Problem to work on:
Find the lines in the records below that contain "from", and report each of them.

Extracted data entries:
┏━━

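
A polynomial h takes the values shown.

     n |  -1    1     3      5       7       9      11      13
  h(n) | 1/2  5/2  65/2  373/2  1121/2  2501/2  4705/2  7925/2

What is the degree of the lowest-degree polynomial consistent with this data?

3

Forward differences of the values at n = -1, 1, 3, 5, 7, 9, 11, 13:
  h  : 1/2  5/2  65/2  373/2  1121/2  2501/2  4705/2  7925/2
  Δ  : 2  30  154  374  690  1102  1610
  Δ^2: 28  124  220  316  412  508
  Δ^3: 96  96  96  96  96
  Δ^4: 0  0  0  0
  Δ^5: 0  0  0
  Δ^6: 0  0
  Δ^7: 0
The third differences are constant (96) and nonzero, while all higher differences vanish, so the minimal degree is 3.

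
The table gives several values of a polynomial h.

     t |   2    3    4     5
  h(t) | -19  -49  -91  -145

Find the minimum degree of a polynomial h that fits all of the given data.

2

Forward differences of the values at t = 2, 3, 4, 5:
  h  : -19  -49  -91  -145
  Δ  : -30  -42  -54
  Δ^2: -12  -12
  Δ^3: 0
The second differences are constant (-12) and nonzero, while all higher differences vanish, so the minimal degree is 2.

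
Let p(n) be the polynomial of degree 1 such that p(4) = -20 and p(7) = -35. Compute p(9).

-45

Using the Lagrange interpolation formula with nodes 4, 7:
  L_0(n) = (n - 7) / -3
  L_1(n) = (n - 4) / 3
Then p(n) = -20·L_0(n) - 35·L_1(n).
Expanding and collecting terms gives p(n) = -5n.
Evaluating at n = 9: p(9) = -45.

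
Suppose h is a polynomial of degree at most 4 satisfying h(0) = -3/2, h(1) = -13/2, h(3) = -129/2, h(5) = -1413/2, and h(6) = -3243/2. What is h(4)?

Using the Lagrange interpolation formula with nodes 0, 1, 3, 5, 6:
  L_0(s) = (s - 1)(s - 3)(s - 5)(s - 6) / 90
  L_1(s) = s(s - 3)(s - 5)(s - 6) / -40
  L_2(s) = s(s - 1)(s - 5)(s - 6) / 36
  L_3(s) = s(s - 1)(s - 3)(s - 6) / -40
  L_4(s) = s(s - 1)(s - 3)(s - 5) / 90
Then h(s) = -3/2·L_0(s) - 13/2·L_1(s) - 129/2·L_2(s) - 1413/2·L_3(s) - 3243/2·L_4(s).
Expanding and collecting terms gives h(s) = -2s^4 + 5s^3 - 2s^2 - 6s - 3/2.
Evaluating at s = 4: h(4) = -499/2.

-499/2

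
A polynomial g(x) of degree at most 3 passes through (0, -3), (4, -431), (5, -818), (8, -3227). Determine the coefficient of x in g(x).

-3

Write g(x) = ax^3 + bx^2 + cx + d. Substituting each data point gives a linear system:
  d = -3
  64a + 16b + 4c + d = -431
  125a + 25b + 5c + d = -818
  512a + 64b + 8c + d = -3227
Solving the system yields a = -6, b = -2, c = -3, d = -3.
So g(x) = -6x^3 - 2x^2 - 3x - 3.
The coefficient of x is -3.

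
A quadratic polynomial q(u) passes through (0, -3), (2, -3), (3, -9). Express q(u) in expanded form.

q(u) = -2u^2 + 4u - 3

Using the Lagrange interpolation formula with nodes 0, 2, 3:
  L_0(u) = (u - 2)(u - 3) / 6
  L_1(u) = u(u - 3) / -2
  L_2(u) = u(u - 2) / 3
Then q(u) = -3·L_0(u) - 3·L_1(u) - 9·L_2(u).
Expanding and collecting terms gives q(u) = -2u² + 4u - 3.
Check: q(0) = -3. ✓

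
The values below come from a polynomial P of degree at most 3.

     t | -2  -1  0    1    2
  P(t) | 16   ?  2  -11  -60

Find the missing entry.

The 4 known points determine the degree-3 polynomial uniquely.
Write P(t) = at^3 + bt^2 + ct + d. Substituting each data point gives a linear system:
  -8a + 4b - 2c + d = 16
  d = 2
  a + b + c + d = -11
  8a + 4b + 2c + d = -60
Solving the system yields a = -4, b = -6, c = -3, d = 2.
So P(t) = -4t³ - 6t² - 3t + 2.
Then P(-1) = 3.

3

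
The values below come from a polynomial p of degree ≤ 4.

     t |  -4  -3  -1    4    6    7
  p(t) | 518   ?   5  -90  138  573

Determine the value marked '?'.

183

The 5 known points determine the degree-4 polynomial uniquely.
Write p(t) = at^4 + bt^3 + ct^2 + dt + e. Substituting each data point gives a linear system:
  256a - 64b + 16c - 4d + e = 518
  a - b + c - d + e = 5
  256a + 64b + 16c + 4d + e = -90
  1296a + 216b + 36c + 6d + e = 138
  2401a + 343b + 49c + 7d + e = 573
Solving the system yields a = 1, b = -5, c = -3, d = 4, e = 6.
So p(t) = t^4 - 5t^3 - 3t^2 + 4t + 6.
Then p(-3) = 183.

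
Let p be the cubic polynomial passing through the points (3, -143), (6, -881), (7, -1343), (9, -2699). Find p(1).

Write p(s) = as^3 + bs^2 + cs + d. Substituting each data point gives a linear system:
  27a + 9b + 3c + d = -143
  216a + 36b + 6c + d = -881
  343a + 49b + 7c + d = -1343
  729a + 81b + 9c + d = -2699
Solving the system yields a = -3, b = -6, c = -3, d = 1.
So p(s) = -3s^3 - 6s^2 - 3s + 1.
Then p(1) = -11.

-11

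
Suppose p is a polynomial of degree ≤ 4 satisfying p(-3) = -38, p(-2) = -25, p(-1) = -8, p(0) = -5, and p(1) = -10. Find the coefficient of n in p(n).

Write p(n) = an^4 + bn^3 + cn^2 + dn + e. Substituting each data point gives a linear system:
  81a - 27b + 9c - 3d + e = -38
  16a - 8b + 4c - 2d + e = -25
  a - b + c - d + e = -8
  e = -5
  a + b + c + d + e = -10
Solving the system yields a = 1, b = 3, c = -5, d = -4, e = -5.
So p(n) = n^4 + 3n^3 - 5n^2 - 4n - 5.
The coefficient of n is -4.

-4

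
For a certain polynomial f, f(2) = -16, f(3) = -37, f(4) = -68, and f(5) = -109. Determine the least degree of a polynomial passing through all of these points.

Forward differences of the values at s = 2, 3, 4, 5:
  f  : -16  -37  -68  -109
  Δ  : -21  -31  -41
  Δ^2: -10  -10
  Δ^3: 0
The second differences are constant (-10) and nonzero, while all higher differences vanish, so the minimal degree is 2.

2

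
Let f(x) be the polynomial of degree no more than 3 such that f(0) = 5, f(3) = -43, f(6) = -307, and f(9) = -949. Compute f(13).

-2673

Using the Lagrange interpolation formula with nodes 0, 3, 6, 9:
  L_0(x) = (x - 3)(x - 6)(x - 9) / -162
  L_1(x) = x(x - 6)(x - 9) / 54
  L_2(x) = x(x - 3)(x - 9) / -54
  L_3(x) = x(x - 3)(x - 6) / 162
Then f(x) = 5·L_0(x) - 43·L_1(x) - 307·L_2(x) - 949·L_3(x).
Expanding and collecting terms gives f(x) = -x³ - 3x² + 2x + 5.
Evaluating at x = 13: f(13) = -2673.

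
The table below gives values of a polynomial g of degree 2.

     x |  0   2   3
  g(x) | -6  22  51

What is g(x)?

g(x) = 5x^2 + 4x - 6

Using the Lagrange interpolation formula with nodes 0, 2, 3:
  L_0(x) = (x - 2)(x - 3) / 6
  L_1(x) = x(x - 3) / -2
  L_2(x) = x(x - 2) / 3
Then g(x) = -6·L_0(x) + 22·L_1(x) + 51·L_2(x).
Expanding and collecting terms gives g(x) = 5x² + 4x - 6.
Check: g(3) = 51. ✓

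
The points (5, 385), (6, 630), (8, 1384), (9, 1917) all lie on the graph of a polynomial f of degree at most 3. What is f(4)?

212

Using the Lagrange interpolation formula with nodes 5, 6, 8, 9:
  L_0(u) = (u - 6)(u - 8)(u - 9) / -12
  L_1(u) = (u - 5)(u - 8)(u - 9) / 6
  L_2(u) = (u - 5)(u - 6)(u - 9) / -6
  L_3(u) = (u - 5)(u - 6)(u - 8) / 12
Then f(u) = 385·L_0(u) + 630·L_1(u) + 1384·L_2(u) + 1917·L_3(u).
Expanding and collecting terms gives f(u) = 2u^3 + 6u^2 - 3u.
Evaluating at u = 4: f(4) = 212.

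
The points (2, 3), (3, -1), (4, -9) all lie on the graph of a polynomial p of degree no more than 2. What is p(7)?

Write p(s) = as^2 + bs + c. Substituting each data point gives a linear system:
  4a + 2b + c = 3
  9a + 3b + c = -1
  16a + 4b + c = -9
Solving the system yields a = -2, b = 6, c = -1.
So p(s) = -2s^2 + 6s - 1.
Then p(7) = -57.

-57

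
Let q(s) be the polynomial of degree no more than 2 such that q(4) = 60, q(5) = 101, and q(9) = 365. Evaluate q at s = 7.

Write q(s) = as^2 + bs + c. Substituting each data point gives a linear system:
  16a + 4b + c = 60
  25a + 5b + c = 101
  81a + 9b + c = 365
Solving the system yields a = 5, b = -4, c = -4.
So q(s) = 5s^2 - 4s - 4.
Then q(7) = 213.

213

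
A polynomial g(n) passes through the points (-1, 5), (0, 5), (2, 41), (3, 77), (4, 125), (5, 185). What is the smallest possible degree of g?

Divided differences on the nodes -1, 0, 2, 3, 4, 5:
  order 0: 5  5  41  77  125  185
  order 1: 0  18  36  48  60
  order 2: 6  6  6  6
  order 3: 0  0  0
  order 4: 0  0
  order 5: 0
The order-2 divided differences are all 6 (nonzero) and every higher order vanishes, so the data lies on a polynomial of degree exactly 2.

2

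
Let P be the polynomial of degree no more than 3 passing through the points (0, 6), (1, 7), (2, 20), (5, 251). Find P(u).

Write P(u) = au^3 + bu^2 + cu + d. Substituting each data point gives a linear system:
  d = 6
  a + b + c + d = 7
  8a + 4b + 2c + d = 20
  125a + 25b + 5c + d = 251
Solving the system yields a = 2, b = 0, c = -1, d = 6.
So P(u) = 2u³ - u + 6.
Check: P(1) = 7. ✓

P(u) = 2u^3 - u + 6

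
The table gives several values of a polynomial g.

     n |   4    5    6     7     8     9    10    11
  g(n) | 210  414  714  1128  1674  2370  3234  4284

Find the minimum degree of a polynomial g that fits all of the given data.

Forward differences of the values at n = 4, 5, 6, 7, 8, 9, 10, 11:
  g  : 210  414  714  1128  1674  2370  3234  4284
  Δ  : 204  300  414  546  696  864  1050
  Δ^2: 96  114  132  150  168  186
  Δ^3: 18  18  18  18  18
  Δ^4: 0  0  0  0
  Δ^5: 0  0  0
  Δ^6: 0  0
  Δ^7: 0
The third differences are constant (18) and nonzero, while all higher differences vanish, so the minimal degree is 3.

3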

┗━━
┏━━

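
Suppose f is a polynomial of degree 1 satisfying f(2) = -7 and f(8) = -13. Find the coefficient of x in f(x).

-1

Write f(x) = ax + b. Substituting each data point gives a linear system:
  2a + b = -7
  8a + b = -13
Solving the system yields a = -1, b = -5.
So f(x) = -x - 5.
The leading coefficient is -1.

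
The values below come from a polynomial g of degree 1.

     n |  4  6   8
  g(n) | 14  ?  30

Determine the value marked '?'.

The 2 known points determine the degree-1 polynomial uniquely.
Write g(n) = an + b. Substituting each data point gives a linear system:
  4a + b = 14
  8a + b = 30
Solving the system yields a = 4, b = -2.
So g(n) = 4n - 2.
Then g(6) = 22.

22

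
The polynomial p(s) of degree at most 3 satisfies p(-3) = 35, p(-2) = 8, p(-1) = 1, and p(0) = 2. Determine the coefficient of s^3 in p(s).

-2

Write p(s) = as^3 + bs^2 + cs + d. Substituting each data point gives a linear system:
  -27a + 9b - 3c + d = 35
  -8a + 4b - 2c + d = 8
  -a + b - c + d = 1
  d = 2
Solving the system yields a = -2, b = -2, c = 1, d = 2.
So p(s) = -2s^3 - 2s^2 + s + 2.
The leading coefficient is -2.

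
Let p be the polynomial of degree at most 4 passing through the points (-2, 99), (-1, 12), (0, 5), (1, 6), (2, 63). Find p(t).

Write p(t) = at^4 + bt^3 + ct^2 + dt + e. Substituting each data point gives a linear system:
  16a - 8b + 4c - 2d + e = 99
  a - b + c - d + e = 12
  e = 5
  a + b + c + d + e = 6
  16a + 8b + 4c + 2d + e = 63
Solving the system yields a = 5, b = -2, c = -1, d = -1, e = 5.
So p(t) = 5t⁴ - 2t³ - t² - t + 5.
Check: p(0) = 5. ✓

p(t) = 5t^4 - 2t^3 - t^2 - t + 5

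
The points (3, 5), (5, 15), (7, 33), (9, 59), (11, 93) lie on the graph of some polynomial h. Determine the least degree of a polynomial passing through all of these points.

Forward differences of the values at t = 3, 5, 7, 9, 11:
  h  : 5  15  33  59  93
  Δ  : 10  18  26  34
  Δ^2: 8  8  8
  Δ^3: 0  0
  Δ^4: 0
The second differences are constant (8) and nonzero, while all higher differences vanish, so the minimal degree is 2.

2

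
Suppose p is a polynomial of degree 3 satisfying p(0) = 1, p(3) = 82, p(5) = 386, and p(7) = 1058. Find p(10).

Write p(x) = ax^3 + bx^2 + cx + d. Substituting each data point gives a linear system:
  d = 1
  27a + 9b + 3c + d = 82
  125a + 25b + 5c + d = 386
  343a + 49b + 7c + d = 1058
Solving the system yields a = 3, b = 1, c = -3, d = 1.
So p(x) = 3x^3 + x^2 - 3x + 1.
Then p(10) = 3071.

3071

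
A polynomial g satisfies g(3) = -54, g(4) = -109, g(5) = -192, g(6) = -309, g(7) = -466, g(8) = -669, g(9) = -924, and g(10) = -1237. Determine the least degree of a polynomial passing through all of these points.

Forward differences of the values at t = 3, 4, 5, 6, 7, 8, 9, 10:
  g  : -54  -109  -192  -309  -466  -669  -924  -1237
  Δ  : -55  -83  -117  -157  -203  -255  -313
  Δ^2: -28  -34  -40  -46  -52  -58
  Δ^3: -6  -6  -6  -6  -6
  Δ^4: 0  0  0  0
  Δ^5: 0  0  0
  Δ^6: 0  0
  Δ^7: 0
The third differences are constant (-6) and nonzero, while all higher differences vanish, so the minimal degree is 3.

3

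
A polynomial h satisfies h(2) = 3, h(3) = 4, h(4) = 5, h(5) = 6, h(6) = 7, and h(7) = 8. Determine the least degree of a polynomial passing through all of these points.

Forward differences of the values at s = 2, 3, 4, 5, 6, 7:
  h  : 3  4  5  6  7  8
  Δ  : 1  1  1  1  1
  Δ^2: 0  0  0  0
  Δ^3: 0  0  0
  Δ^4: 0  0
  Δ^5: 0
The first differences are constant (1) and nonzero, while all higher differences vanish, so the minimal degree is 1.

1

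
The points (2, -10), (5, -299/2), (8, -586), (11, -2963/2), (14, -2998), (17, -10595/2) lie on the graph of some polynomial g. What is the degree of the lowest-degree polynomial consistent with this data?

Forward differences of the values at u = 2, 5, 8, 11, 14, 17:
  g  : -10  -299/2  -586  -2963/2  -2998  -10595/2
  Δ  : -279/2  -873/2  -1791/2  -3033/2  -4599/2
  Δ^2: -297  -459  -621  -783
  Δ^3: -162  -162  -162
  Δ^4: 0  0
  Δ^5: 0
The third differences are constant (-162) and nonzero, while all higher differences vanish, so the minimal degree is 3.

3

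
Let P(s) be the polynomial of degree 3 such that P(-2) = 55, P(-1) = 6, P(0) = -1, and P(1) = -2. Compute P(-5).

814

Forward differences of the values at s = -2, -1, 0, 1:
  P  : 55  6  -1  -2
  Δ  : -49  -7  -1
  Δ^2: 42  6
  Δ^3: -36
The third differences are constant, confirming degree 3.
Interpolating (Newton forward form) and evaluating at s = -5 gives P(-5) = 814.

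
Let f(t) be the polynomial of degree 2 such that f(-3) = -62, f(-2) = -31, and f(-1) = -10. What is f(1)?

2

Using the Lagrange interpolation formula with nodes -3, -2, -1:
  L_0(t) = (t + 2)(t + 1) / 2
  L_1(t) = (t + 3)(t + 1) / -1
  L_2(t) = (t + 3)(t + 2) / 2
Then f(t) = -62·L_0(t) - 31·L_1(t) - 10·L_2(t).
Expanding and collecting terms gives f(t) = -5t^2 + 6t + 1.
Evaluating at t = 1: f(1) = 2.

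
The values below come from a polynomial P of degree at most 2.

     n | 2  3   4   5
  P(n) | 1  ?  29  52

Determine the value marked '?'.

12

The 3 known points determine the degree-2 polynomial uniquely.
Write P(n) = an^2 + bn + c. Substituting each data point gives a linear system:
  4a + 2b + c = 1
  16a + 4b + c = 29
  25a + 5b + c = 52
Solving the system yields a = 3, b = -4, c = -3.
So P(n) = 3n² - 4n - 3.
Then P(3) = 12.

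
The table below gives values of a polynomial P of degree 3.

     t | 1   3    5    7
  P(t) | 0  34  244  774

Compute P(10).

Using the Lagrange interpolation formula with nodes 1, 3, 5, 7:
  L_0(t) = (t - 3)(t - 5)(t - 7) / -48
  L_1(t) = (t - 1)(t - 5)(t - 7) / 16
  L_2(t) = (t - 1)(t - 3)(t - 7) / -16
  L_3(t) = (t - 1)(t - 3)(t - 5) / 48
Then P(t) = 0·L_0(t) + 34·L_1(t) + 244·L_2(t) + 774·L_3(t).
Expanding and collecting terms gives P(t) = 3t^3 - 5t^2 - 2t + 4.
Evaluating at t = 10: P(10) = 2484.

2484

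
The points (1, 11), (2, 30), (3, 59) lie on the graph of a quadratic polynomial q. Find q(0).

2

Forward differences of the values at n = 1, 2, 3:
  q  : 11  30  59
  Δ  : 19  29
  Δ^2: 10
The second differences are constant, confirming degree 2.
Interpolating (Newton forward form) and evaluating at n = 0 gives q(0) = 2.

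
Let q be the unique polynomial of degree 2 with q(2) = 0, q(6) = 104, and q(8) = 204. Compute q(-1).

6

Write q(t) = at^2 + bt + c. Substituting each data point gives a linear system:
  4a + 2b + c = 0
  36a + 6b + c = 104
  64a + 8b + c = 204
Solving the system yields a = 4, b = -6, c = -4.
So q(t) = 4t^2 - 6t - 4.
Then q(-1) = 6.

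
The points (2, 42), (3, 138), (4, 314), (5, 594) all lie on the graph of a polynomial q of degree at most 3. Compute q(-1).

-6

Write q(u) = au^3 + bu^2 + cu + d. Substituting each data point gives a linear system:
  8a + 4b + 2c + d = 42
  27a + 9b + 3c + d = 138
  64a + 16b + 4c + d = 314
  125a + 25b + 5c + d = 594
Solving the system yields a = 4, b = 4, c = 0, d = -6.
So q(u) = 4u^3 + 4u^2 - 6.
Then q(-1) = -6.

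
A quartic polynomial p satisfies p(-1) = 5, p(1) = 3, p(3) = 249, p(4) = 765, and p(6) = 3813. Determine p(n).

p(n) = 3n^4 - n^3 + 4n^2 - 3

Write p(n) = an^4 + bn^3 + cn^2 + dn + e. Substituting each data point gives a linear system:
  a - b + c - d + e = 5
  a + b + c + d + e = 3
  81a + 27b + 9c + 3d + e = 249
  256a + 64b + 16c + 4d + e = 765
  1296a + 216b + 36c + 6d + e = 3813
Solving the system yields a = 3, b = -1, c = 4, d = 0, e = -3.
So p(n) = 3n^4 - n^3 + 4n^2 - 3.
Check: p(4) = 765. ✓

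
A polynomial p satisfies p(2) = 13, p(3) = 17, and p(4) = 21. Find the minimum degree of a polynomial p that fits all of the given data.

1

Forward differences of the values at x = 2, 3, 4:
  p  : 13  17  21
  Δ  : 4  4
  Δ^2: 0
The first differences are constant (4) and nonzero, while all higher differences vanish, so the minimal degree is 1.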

┗━━

Response to this exercise:
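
The values below come from a polynomial P of degree at most 3.
The values below come from a polynomial p of degree ≤ 4.
The values below come from a polynomial g of degree 1.
The values below come from a polynomial P of degree at most 2.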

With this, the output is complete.